▶ **Provided material**
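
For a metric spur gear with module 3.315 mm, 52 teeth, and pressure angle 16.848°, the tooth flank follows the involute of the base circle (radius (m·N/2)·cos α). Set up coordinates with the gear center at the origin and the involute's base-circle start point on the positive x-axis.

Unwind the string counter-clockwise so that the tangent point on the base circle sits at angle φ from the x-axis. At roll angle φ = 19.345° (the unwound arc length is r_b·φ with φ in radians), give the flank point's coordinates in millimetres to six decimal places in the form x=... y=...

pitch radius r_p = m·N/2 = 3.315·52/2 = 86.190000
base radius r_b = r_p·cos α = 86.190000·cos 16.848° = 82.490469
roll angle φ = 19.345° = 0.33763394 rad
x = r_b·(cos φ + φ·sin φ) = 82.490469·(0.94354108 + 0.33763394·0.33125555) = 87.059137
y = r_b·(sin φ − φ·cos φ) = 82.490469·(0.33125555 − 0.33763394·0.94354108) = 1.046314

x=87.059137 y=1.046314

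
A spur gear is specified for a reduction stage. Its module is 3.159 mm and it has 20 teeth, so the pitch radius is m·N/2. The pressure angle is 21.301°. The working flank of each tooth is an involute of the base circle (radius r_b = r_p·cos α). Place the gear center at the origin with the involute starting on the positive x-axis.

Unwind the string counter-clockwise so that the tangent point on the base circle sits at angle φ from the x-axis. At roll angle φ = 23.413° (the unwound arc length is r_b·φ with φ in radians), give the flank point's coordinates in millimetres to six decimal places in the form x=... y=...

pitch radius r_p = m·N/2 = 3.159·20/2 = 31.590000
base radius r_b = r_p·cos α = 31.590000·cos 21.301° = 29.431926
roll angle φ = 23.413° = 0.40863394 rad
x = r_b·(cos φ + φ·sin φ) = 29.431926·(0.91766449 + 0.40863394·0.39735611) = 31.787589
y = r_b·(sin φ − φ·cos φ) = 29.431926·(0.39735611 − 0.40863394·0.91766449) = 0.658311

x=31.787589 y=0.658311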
...
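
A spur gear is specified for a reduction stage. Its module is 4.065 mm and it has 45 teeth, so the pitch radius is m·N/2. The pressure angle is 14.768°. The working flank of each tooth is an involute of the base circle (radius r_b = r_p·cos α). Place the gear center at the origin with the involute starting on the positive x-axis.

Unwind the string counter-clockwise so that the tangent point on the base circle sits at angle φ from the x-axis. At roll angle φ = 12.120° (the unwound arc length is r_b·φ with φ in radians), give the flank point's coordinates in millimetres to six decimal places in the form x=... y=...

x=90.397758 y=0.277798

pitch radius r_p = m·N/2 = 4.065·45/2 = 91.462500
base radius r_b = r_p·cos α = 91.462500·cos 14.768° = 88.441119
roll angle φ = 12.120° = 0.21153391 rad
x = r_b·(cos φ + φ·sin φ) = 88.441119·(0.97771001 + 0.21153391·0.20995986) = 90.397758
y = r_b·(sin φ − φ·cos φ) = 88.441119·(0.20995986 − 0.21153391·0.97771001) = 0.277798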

▶ **What needs to be done**
Search the material above for the string "starting". Show every line that holds it.

▶ **Solution for this exercise**
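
A spur gear is specified for a reduction stage. Its module is 3.159 mm and it has 20 teeth, so the pitch radius is m·N/2. The pressure angle is 21.301°. The working flank of each tooth is an involute of the base circle (radius r_b = r_p·cos α). Place the gear center at the origin with the involute starting on the positive x-axis.
A spur gear is specified for a reduction stage. Its module is 4.065 mm and it has 45 teeth, so the pitch radius is m·N/2. The pressure angle is 14.768°. The working flank of each tooth is an involute of the base circle (radius r_b = r_p·cos α). Place the gear center at the origin with the involute starting on the positive x-axis.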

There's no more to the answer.